**What is required**
All lines in the data bearing the string "cantilever" should be identified and copied.

(Saved data entries)
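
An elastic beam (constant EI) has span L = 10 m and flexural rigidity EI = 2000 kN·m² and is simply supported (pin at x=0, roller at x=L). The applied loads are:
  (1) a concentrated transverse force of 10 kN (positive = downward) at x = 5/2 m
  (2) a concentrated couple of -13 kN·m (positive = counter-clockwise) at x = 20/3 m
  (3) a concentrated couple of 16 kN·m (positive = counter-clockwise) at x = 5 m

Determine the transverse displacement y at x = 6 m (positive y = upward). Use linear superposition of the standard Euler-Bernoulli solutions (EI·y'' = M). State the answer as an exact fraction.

Load 1 — point force P=10 kN at a=5/2 m (b=L-a=15/2):
  y_1 = -Pa(L-x)(2Lx-a²-x²)/(6LEI)  [x>a] = -10·(5/2)·(10-6)·(2·10·6-(5/2)²-6²)/(6·10·2000) = -311/4800 m
Load 2 — applied couple M₀=-13 kN·m at a=20/3 m (b=L-a=10/3):
  y_2 = (M₀x³/(6L)+C₁x)/EI  [x≤a] with C₁=M₀(3b²-L²)/(6L)=130/9 = ((-13)·6³/(6·10)+(130/9)·6)/2000 = 299/15000 m
Load 3 — applied couple M₀=16 kN·m at a=5 m (b=L-a=5):
  y_3 = (M₀x³/(6L)-M₀(x-a)²/2+C₁x)/EI  [x>a] with C₁=M₀(3b²-L²)/(6L)=-20/3 = (16·6³/(6·10)-16·(6-5)²/2+(-20/3)·6)/2000 = 3/625 m
Superposition: y = Σ y_i = -4807/120000 m ≈ -0.040058 m

y(6) = -4807/120000 m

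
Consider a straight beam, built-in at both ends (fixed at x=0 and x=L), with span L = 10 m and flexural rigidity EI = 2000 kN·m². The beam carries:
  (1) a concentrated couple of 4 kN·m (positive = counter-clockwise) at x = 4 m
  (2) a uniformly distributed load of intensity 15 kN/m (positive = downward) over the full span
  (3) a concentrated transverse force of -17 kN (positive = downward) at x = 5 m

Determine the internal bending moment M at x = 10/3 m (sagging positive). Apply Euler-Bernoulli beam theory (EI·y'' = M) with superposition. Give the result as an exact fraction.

M(10/3) = 10807/300 kN·m

Load 1 — applied couple M₀=4 kN·m at a=4 m (b=L-a=6):
  M_1 = R_Ax - M_A  [x≤a] with R_A=72/125, M_A=12/25 = (72/125)·(10/3) - (12/25) = 36/25 kN·m
Load 2 — uniform load w=15 kN/m over full span:
  M_2 = wLx/2 - wL²/12 - wx²/2 = 15·10·(10/3)/2 - 15·10²/12 - 15·(10/3)²/2 = 125/3 kN·m
Load 3 — point force P=-17 kN at a=5 m (b=L-a=5):
  M_3 = Pb²(3a+b)x/L³ - Pab²/L²  [x≤a] = (-17)·5²·(3·5+5)·(10/3)/10³ - (-17)·5·5²/10² = -85/12 kN·m
Superposition: M = Σ M_i = 10807/300 kN·m ≈ 36.023333 kN·m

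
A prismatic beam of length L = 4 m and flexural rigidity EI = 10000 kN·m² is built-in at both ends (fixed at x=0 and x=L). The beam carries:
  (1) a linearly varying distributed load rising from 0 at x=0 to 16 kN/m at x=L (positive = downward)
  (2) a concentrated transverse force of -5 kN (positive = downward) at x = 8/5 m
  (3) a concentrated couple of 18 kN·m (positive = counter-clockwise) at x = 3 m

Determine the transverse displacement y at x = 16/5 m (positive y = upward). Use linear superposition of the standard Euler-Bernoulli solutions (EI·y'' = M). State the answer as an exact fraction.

y(16/5) = -54601/156250000 m

Load 1 — triangular load w₀=16 kN/m (0→w₀ over full span):
  y_1 = -w₀x²(L-x)²(x+2L)/(120LEI) = -16·(16/5)²·(4-(16/5))²·((16/5)+2·4)/(120·4·10000) = -7168/29296875 m
Load 2 — point force P=-5 kN at a=8/5 m (b=L-a=12/5):
  y_2 = -Pa²(L-x)²(3bL-(3b+a)(L-x))/(6L³EI)  [x>a] = -(-5)·(8/5)²·(4-(16/5))²·(3·(12/5)·4-(3·(12/5)+(8/5))·(4-(16/5)))/(6·4³·10000) = 272/5859375 m
Load 3 — applied couple M₀=18 kN·m at a=3 m (b=L-a=1):
  y_3 = (R_Ax³/6 - M_Ax²/2 - M₀(x-a)²/2)/EI  [x>a] with R_A=81/16, M_A=45/8 = ((81/16)·(16/5)³/6 - (45/8)·(16/5)²/2 - 18·((16/5)-3)²/2)/10000 = -189/1250000 m
Superposition: y = Σ y_i = -54601/156250000 m ≈ -0.000349 m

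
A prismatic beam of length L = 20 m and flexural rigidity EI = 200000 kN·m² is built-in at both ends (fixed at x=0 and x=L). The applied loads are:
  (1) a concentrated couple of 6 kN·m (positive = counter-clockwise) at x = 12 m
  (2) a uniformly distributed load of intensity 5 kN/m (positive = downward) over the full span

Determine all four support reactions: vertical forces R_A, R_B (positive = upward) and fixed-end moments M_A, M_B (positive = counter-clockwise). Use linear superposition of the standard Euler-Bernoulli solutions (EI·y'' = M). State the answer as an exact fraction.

R_A = 6304/125 kN, M_A = 12644/75 kN·m, R_B = 6196/125 kN, M_B = -12446/75 kN·m

Load 1 — applied couple M₀=6 kN·m at a=12 m (b=L-a=8):
  R_A = 6M₀ab/L³ = 6·6·12·8/20³ = 54/125 kN
  M_A = M₀b(2a-b)/L² = 6·8·(2·12-8)/20² = 48/25 kN·m
  R_B = -6M₀ab/L³ = -6·6·12·8/20³ = -54/125 kN
  M_B = M₀a(2b-a)/L² = 6·12·(2·8-12)/20² = 18/25 kN·m
Load 2 — uniform load w=5 kN/m over full span:
  R_A = wL/2 = 5·20/2 = 50 kN
  M_A = wL²/12 = 5·20²/12 = 500/3 kN·m
  R_B = wL/2 = 5·20/2 = 50 kN
  M_B = -wL²/12 = -5·20²/12 = -500/3 kN·m
Superposition: R_A = 6304/125 kN, M_A = 12644/75 kN·m, R_B = 6196/125 kN, M_B = -12446/75 kN·m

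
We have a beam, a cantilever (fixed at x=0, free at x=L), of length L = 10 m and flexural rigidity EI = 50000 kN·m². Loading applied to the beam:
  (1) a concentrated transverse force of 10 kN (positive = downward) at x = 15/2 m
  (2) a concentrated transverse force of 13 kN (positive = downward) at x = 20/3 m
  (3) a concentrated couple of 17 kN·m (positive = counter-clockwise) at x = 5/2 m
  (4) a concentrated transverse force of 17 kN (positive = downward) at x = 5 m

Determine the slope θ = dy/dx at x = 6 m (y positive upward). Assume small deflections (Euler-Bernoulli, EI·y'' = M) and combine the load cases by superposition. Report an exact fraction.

θ(6) = -363/25000 rad

Load 1 — point force P=10 kN at a=15/2 m (b=L-a=5/2):
  θ_1 = -Px(2a-x)/(2EI)  [x≤a] = -10·6·(2·(15/2)-6)/(2·50000) = -27/5000 rad
Load 2 — point force P=13 kN at a=20/3 m (b=L-a=10/3):
  θ_2 = -Px(2a-x)/(2EI)  [x≤a] = -13·6·(2·(20/3)-6)/(2·50000) = -143/25000 rad
Load 3 — applied couple M₀=17 kN·m at a=5/2 m (b=L-a=15/2):
  θ_3 = M₀a/EI  [x>a] = 17·(5/2)/50000 = 17/20000 rad
Load 4 — point force P=17 kN at a=5 m (b=L-a=5):
  θ_4 = -Pa²/(2EI)  [x>a] = -17·5²/(2·50000) = -17/4000 rad
Superposition: θ = Σ θ_i = -363/25000 rad ≈ -0.014520 rad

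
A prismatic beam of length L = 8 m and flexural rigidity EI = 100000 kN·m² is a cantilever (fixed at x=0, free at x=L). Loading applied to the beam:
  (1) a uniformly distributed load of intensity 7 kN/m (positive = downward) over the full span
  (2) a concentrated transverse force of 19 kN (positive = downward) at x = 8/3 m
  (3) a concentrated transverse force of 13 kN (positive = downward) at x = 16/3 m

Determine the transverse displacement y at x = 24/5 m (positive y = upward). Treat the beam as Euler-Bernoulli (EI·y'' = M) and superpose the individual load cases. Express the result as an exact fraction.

Load 1 — uniform load w=7 kN/m over full span:
  y_1 = -wx²(x²-4Lx+6L²)/(24EI) = -7·(24/5)²·((24/5)²-4·8·(24/5)+6·8²)/(24·100000) = -33264/1953125 m
Load 2 — point force P=19 kN at a=8/3 m (b=L-a=16/3):
  y_2 = -Pa²(3x-a)/(6EI)  [x>a] = -19·(8/3)²·(3·(24/5)-(8/3))/(6·100000) = -3344/1265625 m
Load 3 — point force P=13 kN at a=16/3 m (b=L-a=8/3):
  y_3 = -Px²(3a-x)/(6EI)  [x≤a] = -13·(24/5)²·(3·(16/3)-(24/5))/(6·100000) = -2184/390625 m
Superposition: y = Σ y_i = -3996904/158203125 m ≈ -0.025264 m

y(24/5) = -3996904/158203125 m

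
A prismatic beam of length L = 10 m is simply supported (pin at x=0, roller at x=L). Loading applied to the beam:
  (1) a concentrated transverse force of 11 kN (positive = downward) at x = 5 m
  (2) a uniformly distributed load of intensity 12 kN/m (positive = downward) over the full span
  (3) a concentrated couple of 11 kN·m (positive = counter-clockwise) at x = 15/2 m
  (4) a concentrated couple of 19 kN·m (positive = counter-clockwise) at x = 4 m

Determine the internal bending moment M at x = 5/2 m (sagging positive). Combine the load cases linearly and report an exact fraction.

M(5/2) = 535/4 kN·m

Load 1 — point force P=11 kN at a=5 m (b=L-a=5):
  M_1 = Pbx/L  [x≤a] = 11·5·(5/2)/10 = 55/4 kN·m
Load 2 — uniform load w=12 kN/m over full span:
  M_2 = wx(L-x)/2 = 12·(5/2)·(10-(5/2))/2 = 225/2 kN·m
Load 3 — applied couple M₀=11 kN·m at a=15/2 m (b=L-a=5/2):
  M_3 = M₀x/L  [x≤a] = 11·(5/2)/10 = 11/4 kN·m
Load 4 — applied couple M₀=19 kN·m at a=4 m (b=L-a=6):
  M_4 = M₀x/L  [x≤a] = 19·(5/2)/10 = 19/4 kN·m
Superposition: M = Σ M_i = 535/4 kN·m ≈ 133.750000 kN·m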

**Response area**
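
We have a beam, a cantilever (fixed at x=0, free at x=L), of length L = 10 m and flexural rigidity EI = 50000 kN·m². Loading applied to the beam:
A prismatic beam of length L = 8 m and flexural rigidity EI = 100000 kN·m² is a cantilever (fixed at x=0, free at x=L). Loading applied to the beam: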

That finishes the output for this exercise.